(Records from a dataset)

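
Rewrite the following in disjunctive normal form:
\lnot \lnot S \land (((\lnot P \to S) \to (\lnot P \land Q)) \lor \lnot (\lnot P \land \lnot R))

\lnot \lnot S \land (((\lnot P \to S) \to (\lnot P \land Q)) \lor \lnot (\lnot P \land \lnot R))
≡ \lnot \lnot S \land (\lnot (\lnot P \to S) \lor (\lnot P \land Q) \lor \lnot (\lnot P \land \lnot R))
≡ \lnot \lnot S \land (\lnot (\lnot \lnot P \lor S) \lor (\lnot P \land Q) \lor \lnot (\lnot P \land \lnot R))
≡ S \land (\lnot (\lnot \lnot P \lor S) \lor (\lnot P \land Q) \lor \lnot (\lnot P \land \lnot R))
≡ S \land ((\lnot \lnot \lnot P \land \lnot S) \lor (\lnot P \land Q) \lor \lnot (\lnot P \land \lnot R))
≡ S \land ((\lnot P \land \lnot S) \lor (\lnot P \land Q) \lor \lnot (\lnot P \land \lnot R))
≡ S \land ((\lnot P \land \lnot S) \lor (\lnot P \land Q) \lor \lnot \lnot P \lor \lnot \lnot R)
≡ S \land ((\lnot P \land \lnot S) \lor (\lnot P \land Q) \lor P \lor \lnot \lnot R)
≡ S \land ((\lnot P \land \lnot S) \lor (\lnot P \land Q) \lor P \lor R)
≡ (S \land \lnot P \land \lnot S) \lor (S \land \lnot P \land Q) \lor (S \land P) \lor (S \land R)
≡ (S \land \lnot P \land Q) \lor (S \land P) \lor (S \land R)

(S \land \lnot P \land Q) \lor (S \land P) \lor (S \land R)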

DESCRIPTION OF THE TASK: Only an exact retyping of the full data will do.

EXERCISE ANSWER:
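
Rewrite the following in disjunctive normal form:
\lnot \lnot S \land (((\lnot P \to S) \to (\lnot P \land Q)) \lor \lnot (\lnot P \land \lnot R))

\lnot \lnot S \land (((\lnot P \to S) \to (\lnot P \land Q)) \lor \lnot (\lnot P \land \lnot R))
≡ \lnot \lnot S \land (\lnot (\lnot P \to S) \lor (\lnot P \land Q) \lor \lnot (\lnot P \land \lnot R))
≡ \lnot \lnot S \land (\lnot (\lnot \lnot P \lor S) \lor (\lnot P \land Q) \lor \lnot (\lnot P \land \lnot R))
≡ S \land (\lnot (\lnot \lnot P \lor S) \lor (\lnot P \land Q) \lor \lnot (\lnot P \land \lnot R))
≡ S \land ((\lnot \lnot \lnot P \land \lnot S) \lor (\lnot P \land Q) \lor \lnot (\lnot P \land \lnot R))
≡ S \land ((\lnot P \land \lnot S) \lor (\lnot P \land Q) \lor \lnot (\lnot P \land \lnot R))
≡ S \land ((\lnot P \land \lnot S) \lor (\lnot P \land Q) \lor \lnot \lnot P \lor \lnot \lnot R)
≡ S \land ((\lnot P \land \lnot S) \lor (\lnot P \land Q) \lor P \lor \lnot \lnot R)
≡ S \land ((\lnot P \land \lnot S) \lor (\lnot P \land Q) \lor P \lor R)
≡ (S \land \lnot P \land \lnot S) \lor (S \land \lnot P \land Q) \lor (S \land P) \lor (S \land R)
≡ (S \land \lnot P \land Q) \lor (S \land P) \lor (S \land R)

(S \land \lnot P \land Q) \lor (S \land P) \lor (S \land R)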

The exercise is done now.